*** Provided records Section Begins ***
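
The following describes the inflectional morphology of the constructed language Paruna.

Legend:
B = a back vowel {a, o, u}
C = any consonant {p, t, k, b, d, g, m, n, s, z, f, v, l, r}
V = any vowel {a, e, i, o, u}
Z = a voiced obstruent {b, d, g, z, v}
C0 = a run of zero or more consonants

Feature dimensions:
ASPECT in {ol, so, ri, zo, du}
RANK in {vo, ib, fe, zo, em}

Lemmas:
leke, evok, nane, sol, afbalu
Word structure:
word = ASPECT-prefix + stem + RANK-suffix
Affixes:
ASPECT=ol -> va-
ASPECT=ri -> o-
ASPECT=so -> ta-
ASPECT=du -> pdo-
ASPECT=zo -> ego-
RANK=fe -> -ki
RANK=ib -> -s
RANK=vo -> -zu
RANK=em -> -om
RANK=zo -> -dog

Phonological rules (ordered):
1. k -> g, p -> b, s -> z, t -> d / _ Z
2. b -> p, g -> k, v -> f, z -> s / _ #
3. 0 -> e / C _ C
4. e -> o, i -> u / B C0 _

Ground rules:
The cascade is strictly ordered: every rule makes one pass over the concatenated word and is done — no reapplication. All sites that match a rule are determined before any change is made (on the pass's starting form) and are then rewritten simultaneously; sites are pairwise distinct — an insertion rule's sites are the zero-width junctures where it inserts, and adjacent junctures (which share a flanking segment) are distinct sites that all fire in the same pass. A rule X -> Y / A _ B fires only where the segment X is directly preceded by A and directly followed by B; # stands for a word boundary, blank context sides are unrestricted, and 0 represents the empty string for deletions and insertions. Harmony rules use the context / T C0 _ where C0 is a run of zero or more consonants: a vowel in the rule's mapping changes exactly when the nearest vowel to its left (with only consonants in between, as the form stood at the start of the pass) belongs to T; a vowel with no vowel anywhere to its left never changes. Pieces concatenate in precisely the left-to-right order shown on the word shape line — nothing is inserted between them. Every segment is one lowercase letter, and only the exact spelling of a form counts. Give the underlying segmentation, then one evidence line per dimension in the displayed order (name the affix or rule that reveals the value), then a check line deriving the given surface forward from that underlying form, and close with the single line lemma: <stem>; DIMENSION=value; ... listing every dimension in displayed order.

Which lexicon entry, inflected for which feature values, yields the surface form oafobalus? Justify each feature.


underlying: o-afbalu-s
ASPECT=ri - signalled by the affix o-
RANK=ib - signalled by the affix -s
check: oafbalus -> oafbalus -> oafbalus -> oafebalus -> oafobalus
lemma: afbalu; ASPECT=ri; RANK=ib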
*** Provided records Section Ends ***
■ **What this task involves**: Type out the records above again, exactly the same.

■ **Response to the task**:
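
The following describes the inflectional morphology of the constructed language Paruna.

Legend:
B = a back vowel {a, o, u}
C = any consonant {p, t, k, b, d, g, m, n, s, z, f, v, l, r}
V = any vowel {a, e, i, o, u}
Z = a voiced obstruent {b, d, g, z, v}
C0 = a run of zero or more consonants

Feature dimensions:
ASPECT in {ol, so, ri, zo, du}
RANK in {vo, ib, fe, zo, em}

Lemmas:
leke, evok, nane, sol, afbalu
Word structure:
word = ASPECT-prefix + stem + RANK-suffix
Affixes:
ASPECT=ol -> va-
ASPECT=ri -> o-
ASPECT=so -> ta-
ASPECT=du -> pdo-
ASPECT=zo -> ego-
RANK=fe -> -ki
RANK=ib -> -s
RANK=vo -> -zu
RANK=em -> -om
RANK=zo -> -dog

Phonological rules (ordered):
1. k -> g, p -> b, s -> z, t -> d / _ Z
2. b -> p, g -> k, v -> f, z -> s / _ #
3. 0 -> e / C _ C
4. e -> o, i -> u / B C0 _

Ground rules:
The cascade is strictly ordered: every rule makes one pass over the concatenated word and is done — no reapplication. All sites that match a rule are determined before any change is made (on the pass's starting form) and are then rewritten simultaneously; sites are pairwise distinct — an insertion rule's sites are the zero-width junctures where it inserts, and adjacent junctures (which share a flanking segment) are distinct sites that all fire in the same pass. A rule X -> Y / A _ B fires only where the segment X is directly preceded by A and directly followed by B; # stands for a word boundary, blank context sides are unrestricted, and 0 represents the empty string for deletions and insertions. Harmony rules use the context / T C0 _ where C0 is a run of zero or more consonants: a vowel in the rule's mapping changes exactly when the nearest vowel to its left (with only consonants in between, as the form stood at the start of the pass) belongs to T; a vowel with no vowel anywhere to its left never changes. Pieces concatenate in precisely the left-to-right order shown on the word shape line — nothing is inserted between them. Every segment is one lowercase letter, and only the exact spelling of a form counts. Give the underlying segmentation, then one evidence line per dimension in the displayed order (name the affix or rule that reveals the value), then a check line deriving the given surface forward from that underlying form, and close with the single line lemma: <stem>; DIMENSION=value; ... listing every dimension in displayed order.

Which lexicon entry, inflected for which feature values, yields the surface form oafobalus? Justify each feature.


underlying: o-afbalu-s
ASPECT=ri - signalled by the affix o-
RANK=ib - signalled by the affix -s
check: oafbalus -> oafbalus -> oafbalus -> oafebalus -> oafobalus
lemma: afbalu; ASPECT=ri; RANK=ib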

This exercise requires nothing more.